Line by line, copy all of the data exactly.

Entries taken from a collection:
▼

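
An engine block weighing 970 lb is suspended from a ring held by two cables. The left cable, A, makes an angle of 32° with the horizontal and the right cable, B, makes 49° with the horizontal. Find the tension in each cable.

ΣF_x = 0: −T_A·cos32° + T_B·cos49° = 0 → T_B = 1.29264·T_A.
ΣF_y = 0: T_A·sin32° + T_B·sin49° = 970.
Substitute: T_A·(0.529919 + 1.29264·0.75471) = 970 → T_A = 644.31 ≈ 644.3 lb.
Then T_B = 1.29264 × 644.31 = 832.9 lb.

T_A = 644.3 lb, T_B = 832.9 lb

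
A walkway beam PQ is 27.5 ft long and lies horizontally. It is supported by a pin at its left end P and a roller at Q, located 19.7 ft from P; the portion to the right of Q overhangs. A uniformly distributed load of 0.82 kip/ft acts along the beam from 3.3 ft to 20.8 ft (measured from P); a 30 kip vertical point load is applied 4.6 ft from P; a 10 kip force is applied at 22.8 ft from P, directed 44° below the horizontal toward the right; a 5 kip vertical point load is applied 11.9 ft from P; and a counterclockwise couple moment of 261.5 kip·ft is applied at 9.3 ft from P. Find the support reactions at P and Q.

Resultant of the distributed load: 0.82 × 17.5 = 14.35 kip at 12.05 ft from P.
ΣM about P: Q_y·19.7 − (0.82·17.5)·12.05 − 30·4.6 − 10·sin44°·22.8 − 5·11.9 + 261.5 = 0 → Q_y = 267.3/19.7 = 13.5685 ≈ 13.57 kip.
ΣF_y = 0: P_y + 13.5685 − 0.82·17.5 − 30 − 10·sin44° − 5 = 0 → P_y = 42.73 kip.
ΣF_x = 0: P_x + 10·cos44° = 0 → P_x = -7.193 kip.

P_x = -7.193 kip, P_y = 42.73 kip, Q_y = 13.57 kip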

▲

Solved problem:
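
An engine block weighing 970 lb is suspended from a ring held by two cables. The left cable, A, makes an angle of 32° with the horizontal and the right cable, B, makes 49° with the horizontal. Find the tension in each cable.

ΣF_x = 0: −T_A·cos32° + T_B·cos49° = 0 → T_B = 1.29264·T_A.
ΣF_y = 0: T_A·sin32° + T_B·sin49° = 970.
Substitute: T_A·(0.529919 + 1.29264·0.75471) = 970 → T_A = 644.31 ≈ 644.3 lb.
Then T_B = 1.29264 × 644.31 = 832.9 lb.

T_A = 644.3 lb, T_B = 832.9 lb

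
A walkway beam PQ is 27.5 ft long and lies horizontally. It is supported by a pin at its left end P and a roller at Q, located 19.7 ft from P; the portion to the right of Q overhangs. A uniformly distributed load of 0.82 kip/ft acts along the beam from 3.3 ft to 20.8 ft (measured from P); a 30 kip vertical point load is applied 4.6 ft from P; a 10 kip force is applied at 22.8 ft from P, directed 44° below the horizontal toward the right; a 5 kip vertical point load is applied 11.9 ft from P; and a counterclockwise couple moment of 261.5 kip·ft is applied at 9.3 ft from P. Find the support reactions at P and Q.

Resultant of the distributed load: 0.82 × 17.5 = 14.35 kip at 12.05 ft from P.
ΣM about P: Q_y·19.7 − (0.82·17.5)·12.05 − 30·4.6 − 10·sin44°·22.8 − 5·11.9 + 261.5 = 0 → Q_y = 267.3/19.7 = 13.5685 ≈ 13.57 kip.
ΣF_y = 0: P_y + 13.5685 − 0.82·17.5 − 30 − 10·sin44° − 5 = 0 → P_y = 42.73 kip.
ΣF_x = 0: P_x + 10·cos44° = 0 → P_x = -7.193 kip.

P_x = -7.193 kip, P_y = 42.73 kip, Q_y = 13.57 kip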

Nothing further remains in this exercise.